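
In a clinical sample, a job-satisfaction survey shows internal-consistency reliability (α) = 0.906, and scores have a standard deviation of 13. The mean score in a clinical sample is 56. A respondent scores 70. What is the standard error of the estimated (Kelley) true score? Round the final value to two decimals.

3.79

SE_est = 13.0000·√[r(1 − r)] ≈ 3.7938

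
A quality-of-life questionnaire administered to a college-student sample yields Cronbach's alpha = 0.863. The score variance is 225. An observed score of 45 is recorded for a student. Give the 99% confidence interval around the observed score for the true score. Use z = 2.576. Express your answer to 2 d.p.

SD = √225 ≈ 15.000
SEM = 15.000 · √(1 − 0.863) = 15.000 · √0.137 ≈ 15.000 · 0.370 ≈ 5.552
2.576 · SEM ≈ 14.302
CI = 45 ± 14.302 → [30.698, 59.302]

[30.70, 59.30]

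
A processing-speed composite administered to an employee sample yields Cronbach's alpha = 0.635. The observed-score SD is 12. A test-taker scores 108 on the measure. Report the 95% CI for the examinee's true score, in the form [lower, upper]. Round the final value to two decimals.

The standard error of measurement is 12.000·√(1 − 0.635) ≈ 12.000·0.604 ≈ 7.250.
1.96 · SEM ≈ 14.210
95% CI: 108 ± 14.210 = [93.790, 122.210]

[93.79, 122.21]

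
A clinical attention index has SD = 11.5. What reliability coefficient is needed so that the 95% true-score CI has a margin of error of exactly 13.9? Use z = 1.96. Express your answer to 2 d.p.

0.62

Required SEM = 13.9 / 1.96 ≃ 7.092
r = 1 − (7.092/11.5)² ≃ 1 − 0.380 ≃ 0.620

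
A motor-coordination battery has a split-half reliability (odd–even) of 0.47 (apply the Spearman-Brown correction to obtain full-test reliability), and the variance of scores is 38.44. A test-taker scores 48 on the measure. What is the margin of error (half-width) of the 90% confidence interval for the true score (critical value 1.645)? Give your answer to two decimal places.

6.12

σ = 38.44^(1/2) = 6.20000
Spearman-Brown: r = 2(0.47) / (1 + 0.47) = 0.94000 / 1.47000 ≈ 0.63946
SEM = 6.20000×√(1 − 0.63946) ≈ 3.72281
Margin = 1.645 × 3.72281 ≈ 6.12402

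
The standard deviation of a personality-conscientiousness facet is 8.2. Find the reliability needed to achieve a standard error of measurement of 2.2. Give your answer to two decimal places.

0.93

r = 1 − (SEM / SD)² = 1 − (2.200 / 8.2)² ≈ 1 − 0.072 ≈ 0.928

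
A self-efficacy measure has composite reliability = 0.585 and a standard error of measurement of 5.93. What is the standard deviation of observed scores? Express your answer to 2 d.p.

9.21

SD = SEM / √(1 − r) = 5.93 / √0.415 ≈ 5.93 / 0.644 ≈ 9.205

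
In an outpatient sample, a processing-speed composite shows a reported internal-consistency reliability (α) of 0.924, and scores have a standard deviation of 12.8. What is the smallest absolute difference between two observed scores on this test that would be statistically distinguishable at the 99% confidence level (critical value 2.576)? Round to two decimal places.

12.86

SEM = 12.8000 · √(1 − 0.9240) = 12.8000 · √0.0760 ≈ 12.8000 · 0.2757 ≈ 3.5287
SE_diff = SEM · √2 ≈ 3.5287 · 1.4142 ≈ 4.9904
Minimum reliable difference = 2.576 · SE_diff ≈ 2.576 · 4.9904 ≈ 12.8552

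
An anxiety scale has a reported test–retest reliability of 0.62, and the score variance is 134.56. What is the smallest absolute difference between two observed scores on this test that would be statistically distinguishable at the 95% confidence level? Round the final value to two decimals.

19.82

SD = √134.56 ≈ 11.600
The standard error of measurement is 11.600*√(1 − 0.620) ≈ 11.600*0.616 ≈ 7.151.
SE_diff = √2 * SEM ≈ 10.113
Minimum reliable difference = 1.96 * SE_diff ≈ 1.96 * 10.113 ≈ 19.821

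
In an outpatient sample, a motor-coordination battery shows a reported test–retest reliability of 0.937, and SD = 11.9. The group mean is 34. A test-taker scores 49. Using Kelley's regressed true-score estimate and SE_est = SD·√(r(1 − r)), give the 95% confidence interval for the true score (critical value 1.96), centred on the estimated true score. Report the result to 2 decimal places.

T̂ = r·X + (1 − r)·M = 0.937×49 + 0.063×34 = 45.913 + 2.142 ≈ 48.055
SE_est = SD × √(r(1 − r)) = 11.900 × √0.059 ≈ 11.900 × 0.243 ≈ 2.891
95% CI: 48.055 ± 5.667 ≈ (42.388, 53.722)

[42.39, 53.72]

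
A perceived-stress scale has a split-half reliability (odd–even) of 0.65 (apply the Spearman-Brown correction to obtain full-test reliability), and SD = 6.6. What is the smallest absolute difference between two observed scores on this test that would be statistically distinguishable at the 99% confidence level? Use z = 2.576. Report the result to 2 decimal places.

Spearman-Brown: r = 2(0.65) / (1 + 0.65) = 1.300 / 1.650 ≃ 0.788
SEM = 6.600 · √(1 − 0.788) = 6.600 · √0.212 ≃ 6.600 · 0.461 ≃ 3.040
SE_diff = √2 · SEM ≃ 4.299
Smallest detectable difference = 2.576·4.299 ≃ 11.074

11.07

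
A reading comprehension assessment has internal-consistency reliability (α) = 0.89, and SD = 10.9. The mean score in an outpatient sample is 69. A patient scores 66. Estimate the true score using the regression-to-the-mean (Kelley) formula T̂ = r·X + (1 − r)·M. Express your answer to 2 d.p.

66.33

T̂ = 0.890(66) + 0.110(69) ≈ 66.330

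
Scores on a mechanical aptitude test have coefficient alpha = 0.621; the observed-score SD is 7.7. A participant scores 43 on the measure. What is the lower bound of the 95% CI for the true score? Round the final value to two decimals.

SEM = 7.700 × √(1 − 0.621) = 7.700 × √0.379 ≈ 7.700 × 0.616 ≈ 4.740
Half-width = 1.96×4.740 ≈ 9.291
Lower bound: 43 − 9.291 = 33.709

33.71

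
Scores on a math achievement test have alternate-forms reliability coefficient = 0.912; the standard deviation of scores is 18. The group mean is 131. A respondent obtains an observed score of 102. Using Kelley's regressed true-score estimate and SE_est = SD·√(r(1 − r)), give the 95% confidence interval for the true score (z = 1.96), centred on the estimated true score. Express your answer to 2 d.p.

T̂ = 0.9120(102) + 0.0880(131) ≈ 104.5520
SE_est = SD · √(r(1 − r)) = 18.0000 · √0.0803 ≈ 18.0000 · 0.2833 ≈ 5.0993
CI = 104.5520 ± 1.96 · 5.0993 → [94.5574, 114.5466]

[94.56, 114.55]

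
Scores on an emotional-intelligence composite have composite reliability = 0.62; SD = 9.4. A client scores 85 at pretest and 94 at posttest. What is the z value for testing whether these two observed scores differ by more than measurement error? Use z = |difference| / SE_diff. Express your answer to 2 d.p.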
==*==
- **EXERCISE PROMPT**: All of the entries above should be written out verbatim.

- **EXERCISE RESULT**:
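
In a clinical sample, a job-satisfaction survey shows internal-consistency reliability (α) = 0.906, and scores have a standard deviation of 13. The mean score in a clinical sample is 56. A respondent scores 70. What is the standard error of the estimated (Kelley) true score? Round the final value to two decimals.

3.79

SE_est = 13.0000·√[r(1 − r)] ≈ 3.7938

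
A quality-of-life questionnaire administered to a college-student sample yields Cronbach's alpha = 0.863. The score variance is 225. An observed score of 45 is recorded for a student. Give the 99% confidence interval around the observed score for the true score. Use z = 2.576. Express your answer to 2 d.p.

SD = √225 ≈ 15.000
SEM = 15.000 · √(1 − 0.863) = 15.000 · √0.137 ≈ 15.000 · 0.370 ≈ 5.552
2.576 · SEM ≈ 14.302
CI = 45 ± 14.302 → [30.698, 59.302]

[30.70, 59.30]

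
A processing-speed composite administered to an employee sample yields Cronbach's alpha = 0.635. The observed-score SD is 12. A test-taker scores 108 on the measure. Report the 95% CI for the examinee's true score, in the form [lower, upper]. Round the final value to two decimals.

The standard error of measurement is 12.000·√(1 − 0.635) ≈ 12.000·0.604 ≈ 7.250.
1.96 · SEM ≈ 14.210
95% CI: 108 ± 14.210 = [93.790, 122.210]

[93.79, 122.21]

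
A clinical attention index has SD = 11.5. What reliability coefficient is needed so that the 95% true-score CI has a margin of error of exactly 13.9? Use z = 1.96. Express your answer to 2 d.p.

0.62

Required SEM = 13.9 / 1.96 ≃ 7.092
r = 1 − (7.092/11.5)² ≃ 1 − 0.380 ≃ 0.620

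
A motor-coordination battery has a split-half reliability (odd–even) of 0.47 (apply the Spearman-Brown correction to obtain full-test reliability), and the variance of scores is 38.44. A test-taker scores 48 on the measure. What is the margin of error (half-width) of the 90% confidence interval for the true score (critical value 1.645)? Give your answer to two decimal places.

6.12

σ = 38.44^(1/2) = 6.20000
Spearman-Brown: r = 2(0.47) / (1 + 0.47) = 0.94000 / 1.47000 ≈ 0.63946
SEM = 6.20000×√(1 − 0.63946) ≈ 3.72281
Margin = 1.645 × 3.72281 ≈ 6.12402

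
The standard deviation of a personality-conscientiousness facet is 8.2. Find the reliability needed to achieve a standard error of measurement of 2.2. Give your answer to two decimal places.

0.93

r = 1 − (SEM / SD)² = 1 − (2.200 / 8.2)² ≈ 1 − 0.072 ≈ 0.928

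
A self-efficacy measure has composite reliability = 0.585 and a standard error of measurement of 5.93. What is the standard deviation of observed scores? Express your answer to 2 d.p.

9.21

SD = SEM / √(1 − r) = 5.93 / √0.415 ≈ 5.93 / 0.644 ≈ 9.205

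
In an outpatient sample, a processing-speed composite shows a reported internal-consistency reliability (α) of 0.924, and scores have a standard deviation of 12.8. What is the smallest absolute difference between two observed scores on this test that would be statistically distinguishable at the 99% confidence level (critical value 2.576)? Round to two decimal places.

12.86

SEM = 12.8000 · √(1 − 0.9240) = 12.8000 · √0.0760 ≈ 12.8000 · 0.2757 ≈ 3.5287
SE_diff = SEM · √2 ≈ 3.5287 · 1.4142 ≈ 4.9904
Minimum reliable difference = 2.576 · SE_diff ≈ 2.576 · 4.9904 ≈ 12.8552

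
An anxiety scale has a reported test–retest reliability of 0.62, and the score variance is 134.56. What is the smallest absolute difference between two observed scores on this test that would be statistically distinguishable at the 95% confidence level? Round the final value to two decimals.

19.82

SD = √134.56 ≈ 11.600
The standard error of measurement is 11.600*√(1 − 0.620) ≈ 11.600*0.616 ≈ 7.151.
SE_diff = √2 * SEM ≈ 10.113
Minimum reliable difference = 1.96 * SE_diff ≈ 1.96 * 10.113 ≈ 19.821

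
In an outpatient sample, a motor-coordination battery shows a reported test–retest reliability of 0.937, and SD = 11.9. The group mean is 34. A test-taker scores 49. Using Kelley's regressed true-score estimate and SE_est = SD·√(r(1 − r)), give the 95% confidence interval for the true score (critical value 1.96), centred on the estimated true score. Report the result to 2 decimal places.

T̂ = r·X + (1 − r)·M = 0.937×49 + 0.063×34 = 45.913 + 2.142 ≈ 48.055
SE_est = SD × √(r(1 − r)) = 11.900 × √0.059 ≈ 11.900 × 0.243 ≈ 2.891
95% CI: 48.055 ± 5.667 ≈ (42.388, 53.722)

[42.39, 53.72]

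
A perceived-stress scale has a split-half reliability (odd–even) of 0.65 (apply the Spearman-Brown correction to obtain full-test reliability), and SD = 6.6. What is the smallest absolute difference between two observed scores on this test that would be statistically distinguishable at the 99% confidence level? Use z = 2.576. Report the result to 2 decimal places.

Spearman-Brown: r = 2(0.65) / (1 + 0.65) = 1.300 / 1.650 ≃ 0.788
SEM = 6.600 · √(1 − 0.788) = 6.600 · √0.212 ≃ 6.600 · 0.461 ≃ 3.040
SE_diff = √2 · SEM ≃ 4.299
Smallest detectable difference = 2.576·4.299 ≃ 11.074

11.07

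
A reading comprehension assessment has internal-consistency reliability (α) = 0.89, and SD = 10.9. The mean score in an outpatient sample is 69. A patient scores 66. Estimate the true score using the regression-to-the-mean (Kelley) formula T̂ = r·X + (1 − r)·M. Express your answer to 2 d.p.

66.33

T̂ = 0.890(66) + 0.110(69) ≈ 66.330

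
Scores on a mechanical aptitude test have coefficient alpha = 0.621; the observed-score SD is 7.7. A participant scores 43 on the measure. What is the lower bound of the 95% CI for the true score? Round the final value to two decimals.

SEM = 7.700 × √(1 − 0.621) = 7.700 × √0.379 ≈ 7.700 × 0.616 ≈ 4.740
Half-width = 1.96×4.740 ≈ 9.291
Lower bound: 43 − 9.291 = 33.709

33.71

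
Scores on a math achievement test have alternate-forms reliability coefficient = 0.912; the standard deviation of scores is 18. The group mean is 131. A respondent obtains an observed score of 102. Using Kelley's regressed true-score estimate and SE_est = SD·√(r(1 − r)), give the 95% confidence interval for the true score (z = 1.96), centred on the estimated true score. Express your answer to 2 d.p.

T̂ = 0.9120(102) + 0.0880(131) ≈ 104.5520
SE_est = SD · √(r(1 − r)) = 18.0000 · √0.0803 ≈ 18.0000 · 0.2833 ≈ 5.0993
CI = 104.5520 ± 1.96 · 5.0993 → [94.5574, 114.5466]

[94.56, 114.55]

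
Scores on an emotional-intelligence composite have composite reliability = 0.62; SD = 9.4. A client scores 85 at pretest and 94 at posttest. What is the z value for testing whether these two observed scores differ by more than measurement error? Use z = |difference| / SE_diff. Express your answer to 2 d.p.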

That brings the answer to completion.